Materials provided:
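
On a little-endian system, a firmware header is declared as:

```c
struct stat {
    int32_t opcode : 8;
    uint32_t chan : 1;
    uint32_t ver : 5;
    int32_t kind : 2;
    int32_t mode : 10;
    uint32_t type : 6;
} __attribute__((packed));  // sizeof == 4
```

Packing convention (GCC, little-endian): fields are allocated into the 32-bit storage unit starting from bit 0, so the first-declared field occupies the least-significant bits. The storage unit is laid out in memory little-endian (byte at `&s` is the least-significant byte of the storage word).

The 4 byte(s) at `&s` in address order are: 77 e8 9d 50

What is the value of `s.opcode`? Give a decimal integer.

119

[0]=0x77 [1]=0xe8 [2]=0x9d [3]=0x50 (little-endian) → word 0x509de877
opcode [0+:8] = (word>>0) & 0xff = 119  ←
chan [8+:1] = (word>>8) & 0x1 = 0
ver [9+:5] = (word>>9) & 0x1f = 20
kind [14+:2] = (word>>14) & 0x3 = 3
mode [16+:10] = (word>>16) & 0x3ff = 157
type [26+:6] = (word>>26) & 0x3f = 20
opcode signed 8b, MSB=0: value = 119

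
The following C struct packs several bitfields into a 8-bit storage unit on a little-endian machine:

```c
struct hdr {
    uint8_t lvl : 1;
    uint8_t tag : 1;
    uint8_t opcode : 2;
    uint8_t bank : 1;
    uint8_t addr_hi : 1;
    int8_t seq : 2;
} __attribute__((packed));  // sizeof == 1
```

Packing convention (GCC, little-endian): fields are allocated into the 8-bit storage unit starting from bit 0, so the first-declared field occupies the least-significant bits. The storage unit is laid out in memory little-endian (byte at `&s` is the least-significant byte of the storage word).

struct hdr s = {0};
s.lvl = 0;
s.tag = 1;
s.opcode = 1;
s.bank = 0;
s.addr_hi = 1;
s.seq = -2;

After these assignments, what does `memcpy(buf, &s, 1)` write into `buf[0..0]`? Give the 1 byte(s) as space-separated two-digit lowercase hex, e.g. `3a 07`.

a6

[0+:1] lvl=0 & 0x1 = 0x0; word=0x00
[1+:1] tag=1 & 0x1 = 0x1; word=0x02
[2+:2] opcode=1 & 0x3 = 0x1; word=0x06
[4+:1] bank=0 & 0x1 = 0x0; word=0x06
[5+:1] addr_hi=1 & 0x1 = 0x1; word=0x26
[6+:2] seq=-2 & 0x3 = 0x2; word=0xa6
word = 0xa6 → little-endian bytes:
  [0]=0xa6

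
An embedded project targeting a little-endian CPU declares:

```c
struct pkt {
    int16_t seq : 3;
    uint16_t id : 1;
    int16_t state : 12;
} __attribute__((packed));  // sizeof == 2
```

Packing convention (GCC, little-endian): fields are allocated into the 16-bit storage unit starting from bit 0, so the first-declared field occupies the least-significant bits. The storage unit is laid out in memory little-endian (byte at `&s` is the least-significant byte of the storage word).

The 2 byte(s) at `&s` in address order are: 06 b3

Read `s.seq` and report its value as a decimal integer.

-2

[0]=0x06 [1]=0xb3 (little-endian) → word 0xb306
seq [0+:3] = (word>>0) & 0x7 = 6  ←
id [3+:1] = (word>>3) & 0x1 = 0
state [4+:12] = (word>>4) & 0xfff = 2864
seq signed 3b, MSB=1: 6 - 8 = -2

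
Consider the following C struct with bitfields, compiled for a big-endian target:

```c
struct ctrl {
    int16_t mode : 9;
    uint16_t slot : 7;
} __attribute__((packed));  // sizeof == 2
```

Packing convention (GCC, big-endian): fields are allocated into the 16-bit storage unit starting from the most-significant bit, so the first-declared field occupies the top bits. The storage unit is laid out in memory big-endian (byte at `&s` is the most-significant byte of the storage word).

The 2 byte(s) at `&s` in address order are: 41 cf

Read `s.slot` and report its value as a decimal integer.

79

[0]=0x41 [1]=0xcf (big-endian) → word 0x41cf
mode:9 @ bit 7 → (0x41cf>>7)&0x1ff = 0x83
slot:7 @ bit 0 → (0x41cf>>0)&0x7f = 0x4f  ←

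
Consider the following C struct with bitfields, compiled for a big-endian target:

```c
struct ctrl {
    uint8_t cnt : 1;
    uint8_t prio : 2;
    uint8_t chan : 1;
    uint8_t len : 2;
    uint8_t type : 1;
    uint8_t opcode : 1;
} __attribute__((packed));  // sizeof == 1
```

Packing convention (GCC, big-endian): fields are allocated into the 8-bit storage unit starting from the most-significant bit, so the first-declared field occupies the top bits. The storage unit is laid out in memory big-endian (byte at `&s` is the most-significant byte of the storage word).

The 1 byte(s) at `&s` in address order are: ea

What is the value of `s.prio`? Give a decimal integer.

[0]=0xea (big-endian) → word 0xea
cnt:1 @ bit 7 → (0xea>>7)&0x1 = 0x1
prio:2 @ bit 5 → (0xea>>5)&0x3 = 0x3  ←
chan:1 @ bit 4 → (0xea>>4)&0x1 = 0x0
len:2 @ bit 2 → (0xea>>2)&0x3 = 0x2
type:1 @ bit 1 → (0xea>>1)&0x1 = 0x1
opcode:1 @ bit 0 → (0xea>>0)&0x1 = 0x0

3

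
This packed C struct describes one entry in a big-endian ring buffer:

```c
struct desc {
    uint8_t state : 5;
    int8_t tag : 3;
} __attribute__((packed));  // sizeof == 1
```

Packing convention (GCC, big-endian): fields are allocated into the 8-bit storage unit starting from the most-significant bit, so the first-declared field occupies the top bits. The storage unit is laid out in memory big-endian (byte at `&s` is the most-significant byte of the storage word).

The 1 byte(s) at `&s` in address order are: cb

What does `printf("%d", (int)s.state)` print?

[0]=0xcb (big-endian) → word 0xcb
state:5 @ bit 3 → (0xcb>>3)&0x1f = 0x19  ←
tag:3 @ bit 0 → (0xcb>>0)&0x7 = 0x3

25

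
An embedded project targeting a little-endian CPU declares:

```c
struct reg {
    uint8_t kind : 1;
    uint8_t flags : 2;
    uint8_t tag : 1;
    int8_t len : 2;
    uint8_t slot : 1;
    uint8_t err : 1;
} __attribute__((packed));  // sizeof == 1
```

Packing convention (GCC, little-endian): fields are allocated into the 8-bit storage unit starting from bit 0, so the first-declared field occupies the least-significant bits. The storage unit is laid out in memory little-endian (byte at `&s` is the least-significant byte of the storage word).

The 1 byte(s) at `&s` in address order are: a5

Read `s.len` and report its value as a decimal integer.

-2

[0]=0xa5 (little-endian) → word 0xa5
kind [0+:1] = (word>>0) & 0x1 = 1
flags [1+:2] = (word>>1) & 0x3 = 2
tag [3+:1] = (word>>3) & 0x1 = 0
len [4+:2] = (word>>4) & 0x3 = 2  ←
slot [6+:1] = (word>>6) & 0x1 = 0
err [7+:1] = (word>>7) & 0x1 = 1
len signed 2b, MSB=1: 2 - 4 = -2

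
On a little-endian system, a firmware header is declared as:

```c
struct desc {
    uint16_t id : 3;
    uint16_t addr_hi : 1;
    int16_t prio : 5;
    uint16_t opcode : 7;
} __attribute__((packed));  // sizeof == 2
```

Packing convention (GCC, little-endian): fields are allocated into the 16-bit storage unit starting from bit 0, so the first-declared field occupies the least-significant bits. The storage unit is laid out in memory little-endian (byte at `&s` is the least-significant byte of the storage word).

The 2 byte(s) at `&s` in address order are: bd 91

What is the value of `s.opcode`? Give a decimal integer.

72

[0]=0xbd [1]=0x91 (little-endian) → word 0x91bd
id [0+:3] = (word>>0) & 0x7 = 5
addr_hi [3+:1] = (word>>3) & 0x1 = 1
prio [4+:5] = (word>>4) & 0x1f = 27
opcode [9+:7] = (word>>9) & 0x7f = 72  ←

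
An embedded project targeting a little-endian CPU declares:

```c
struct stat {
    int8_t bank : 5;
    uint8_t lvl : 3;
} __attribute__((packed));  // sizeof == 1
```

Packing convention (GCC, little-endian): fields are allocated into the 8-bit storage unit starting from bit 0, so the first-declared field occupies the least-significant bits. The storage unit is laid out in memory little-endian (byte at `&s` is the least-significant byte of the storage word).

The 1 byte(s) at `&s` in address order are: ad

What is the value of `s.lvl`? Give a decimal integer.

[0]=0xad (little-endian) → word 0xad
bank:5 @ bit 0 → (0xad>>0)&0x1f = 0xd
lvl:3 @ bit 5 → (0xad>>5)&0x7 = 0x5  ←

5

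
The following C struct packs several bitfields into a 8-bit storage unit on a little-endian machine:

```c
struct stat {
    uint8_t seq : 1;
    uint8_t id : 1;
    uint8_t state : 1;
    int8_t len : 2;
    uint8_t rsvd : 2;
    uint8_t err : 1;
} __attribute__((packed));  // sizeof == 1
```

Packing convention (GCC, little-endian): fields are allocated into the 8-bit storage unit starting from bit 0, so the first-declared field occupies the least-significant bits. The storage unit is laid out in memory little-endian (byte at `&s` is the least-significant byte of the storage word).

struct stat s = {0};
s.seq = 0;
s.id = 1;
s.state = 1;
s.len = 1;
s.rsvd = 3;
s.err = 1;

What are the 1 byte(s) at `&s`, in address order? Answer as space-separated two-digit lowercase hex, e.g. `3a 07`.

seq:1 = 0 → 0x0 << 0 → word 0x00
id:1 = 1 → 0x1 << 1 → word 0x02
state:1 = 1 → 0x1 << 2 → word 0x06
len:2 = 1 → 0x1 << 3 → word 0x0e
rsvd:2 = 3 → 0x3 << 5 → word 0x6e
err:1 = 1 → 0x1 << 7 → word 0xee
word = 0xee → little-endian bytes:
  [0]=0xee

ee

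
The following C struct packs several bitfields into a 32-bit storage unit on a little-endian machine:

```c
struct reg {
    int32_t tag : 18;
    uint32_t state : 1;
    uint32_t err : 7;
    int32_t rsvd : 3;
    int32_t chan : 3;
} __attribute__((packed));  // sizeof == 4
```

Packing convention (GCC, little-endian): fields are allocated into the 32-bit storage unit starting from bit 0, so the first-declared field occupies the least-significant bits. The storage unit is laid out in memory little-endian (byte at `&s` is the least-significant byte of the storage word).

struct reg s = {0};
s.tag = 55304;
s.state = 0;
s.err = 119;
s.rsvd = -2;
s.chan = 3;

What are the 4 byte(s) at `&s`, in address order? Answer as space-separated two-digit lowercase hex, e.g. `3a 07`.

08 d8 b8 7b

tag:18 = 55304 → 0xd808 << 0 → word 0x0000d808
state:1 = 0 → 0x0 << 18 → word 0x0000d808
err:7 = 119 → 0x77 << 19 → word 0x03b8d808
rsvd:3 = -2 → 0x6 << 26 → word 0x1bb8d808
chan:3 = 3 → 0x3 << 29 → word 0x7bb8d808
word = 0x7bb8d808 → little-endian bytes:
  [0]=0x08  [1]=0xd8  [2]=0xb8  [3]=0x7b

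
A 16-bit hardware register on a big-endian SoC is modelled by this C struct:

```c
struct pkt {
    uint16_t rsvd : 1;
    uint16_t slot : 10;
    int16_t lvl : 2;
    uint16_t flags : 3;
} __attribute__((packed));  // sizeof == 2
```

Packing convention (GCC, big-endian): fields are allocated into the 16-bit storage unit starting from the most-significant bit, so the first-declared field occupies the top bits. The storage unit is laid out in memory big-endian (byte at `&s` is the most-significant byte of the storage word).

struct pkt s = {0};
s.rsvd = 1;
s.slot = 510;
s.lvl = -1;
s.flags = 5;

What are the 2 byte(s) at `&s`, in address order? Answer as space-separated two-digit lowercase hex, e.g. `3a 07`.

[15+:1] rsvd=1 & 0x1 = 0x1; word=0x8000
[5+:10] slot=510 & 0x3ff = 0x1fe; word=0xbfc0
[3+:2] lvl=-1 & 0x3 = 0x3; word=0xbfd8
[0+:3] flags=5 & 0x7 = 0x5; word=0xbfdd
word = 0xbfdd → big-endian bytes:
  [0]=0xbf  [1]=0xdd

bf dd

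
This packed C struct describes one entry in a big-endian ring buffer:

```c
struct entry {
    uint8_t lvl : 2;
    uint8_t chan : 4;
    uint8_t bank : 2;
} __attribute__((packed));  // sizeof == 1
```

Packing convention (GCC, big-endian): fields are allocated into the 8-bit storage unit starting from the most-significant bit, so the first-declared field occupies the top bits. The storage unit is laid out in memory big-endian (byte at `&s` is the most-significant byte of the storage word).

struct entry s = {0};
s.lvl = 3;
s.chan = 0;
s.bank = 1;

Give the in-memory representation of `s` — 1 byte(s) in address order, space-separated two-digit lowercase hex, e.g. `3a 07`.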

Work instructions: When the line containing "77 e8 9d 50" is reached, include it and stop. Until then, output each line of the entries exactly as given, starting from the first.

Output for this exercise:
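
On a little-endian system, a firmware header is declared as:

```c
struct stat {
    int32_t opcode : 8;
    uint32_t chan : 1;
    uint32_t ver : 5;
    int32_t kind : 2;
    int32_t mode : 10;
    uint32_t type : 6;
} __attribute__((packed));  // sizeof == 4
```

Packing convention (GCC, little-endian): fields are allocated into the 32-bit storage unit starting from bit 0, so the first-declared field occupies the least-significant bits. The storage unit is laid out in memory little-endian (byte at `&s` is the least-significant byte of the storage word).

The 4 byte(s) at `&s` in address order are: 77 e8 9d 50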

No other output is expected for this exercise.